ASSIGNMENT => Copy every line of the material exactly as it stands.

RECORDS TO PROCESS =>
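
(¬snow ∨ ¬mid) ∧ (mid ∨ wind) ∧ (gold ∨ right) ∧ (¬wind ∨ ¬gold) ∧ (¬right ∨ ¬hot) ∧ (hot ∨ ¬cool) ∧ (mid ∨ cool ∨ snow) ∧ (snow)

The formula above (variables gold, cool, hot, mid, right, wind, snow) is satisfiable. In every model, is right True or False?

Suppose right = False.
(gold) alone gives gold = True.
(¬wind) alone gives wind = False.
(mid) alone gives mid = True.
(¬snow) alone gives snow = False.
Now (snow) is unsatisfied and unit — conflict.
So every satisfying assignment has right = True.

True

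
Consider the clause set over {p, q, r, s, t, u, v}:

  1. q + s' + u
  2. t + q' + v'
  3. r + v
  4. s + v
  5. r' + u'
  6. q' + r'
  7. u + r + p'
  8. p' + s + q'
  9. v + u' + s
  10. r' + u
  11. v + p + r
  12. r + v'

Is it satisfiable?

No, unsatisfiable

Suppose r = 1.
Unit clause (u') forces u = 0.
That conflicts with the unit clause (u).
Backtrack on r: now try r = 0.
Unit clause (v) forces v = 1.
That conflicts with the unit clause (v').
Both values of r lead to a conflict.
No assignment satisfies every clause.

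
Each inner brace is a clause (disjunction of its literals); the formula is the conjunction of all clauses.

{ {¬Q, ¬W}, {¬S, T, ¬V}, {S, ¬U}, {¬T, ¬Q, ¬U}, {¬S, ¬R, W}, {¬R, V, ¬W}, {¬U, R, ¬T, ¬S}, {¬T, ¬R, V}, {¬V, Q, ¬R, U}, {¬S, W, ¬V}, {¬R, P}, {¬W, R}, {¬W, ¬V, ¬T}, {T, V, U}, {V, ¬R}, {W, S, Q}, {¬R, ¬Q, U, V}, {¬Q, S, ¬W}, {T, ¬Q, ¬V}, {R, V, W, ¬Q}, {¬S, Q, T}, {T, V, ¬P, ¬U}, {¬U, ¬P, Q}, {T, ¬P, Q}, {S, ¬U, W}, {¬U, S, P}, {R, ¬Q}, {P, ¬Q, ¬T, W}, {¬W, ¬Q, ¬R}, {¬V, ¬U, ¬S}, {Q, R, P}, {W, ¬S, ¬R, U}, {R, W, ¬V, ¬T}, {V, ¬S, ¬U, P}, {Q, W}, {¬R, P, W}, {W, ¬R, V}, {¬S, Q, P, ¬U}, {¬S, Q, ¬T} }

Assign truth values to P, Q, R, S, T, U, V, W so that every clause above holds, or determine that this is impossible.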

RESPONSE TO THE EXERCISE =>
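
(¬snow ∨ ¬mid) ∧ (mid ∨ wind) ∧ (gold ∨ right) ∧ (¬wind ∨ ¬gold) ∧ (¬right ∨ ¬hot) ∧ (hot ∨ ¬cool) ∧ (mid ∨ cool ∨ snow) ∧ (snow)

The formula above (variables gold, cool, hot, mid, right, wind, snow) is satisfiable. In every model, is right True or False?

Suppose right = False.
(gold) alone gives gold = True.
(¬wind) alone gives wind = False.
(mid) alone gives mid = True.
(¬snow) alone gives snow = False.
Now (snow) is unsatisfied and unit — conflict.
So every satisfying assignment has right = True.

True

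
Consider the clause set over {p, q, r, s, t, u, v}:

  1. q + s' + u
  2. t + q' + v'
  3. r + v
  4. s + v
  5. r' + u'
  6. q' + r'
  7. u + r + p'
  8. p' + s + q'
  9. v + u' + s
  10. r' + u
  11. v + p + r
  12. r + v'

Is it satisfiable?

No, unsatisfiable

Suppose r = 1.
Unit clause (u') forces u = 0.
That conflicts with the unit clause (u).
Backtrack on r: now try r = 0.
Unit clause (v) forces v = 1.
That conflicts with the unit clause (v').
Both values of r lead to a conflict.
No assignment satisfies every clause.

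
Each inner brace is a clause (disjunction of its literals); the formula is the conjunction of all clauses.

{ {¬Q, ¬W}, {¬S, T, ¬V}, {S, ¬U}, {¬T, ¬Q, ¬U}, {¬S, ¬R, W}, {¬R, V, ¬W}, {¬U, R, ¬T, ¬S}, {¬T, ¬R, V}, {¬V, Q, ¬R, U}, {¬S, W, ¬V}, {¬R, P}, {¬W, R}, {¬W, ¬V, ¬T}, {T, V, U}, {V, ¬R}, {W, S, Q}, {¬R, ¬Q, U, V}, {¬Q, S, ¬W}, {T, ¬Q, ¬V}, {R, V, W, ¬Q}, {¬S, Q, T}, {T, V, ¬P, ¬U}, {¬U, ¬P, Q}, {T, ¬P, Q}, {S, ¬U, W}, {¬U, S, P}, {R, ¬Q}, {P, ¬Q, ¬T, W}, {¬W, ¬Q, ¬R}, {¬V, ¬U, ¬S}, {Q, R, P}, {W, ¬S, ¬R, U}, {R, W, ¬V, ¬T}, {V, ¬S, ¬U, P}, {Q, W}, {¬R, P, W}, {W, ¬R, V}, {¬S, Q, P, ¬U}, {¬S, Q, ¬T} }

Assign truth values to P, Q, R, S, T, U, V, W so that every clause above holds, or determine that this is impossible.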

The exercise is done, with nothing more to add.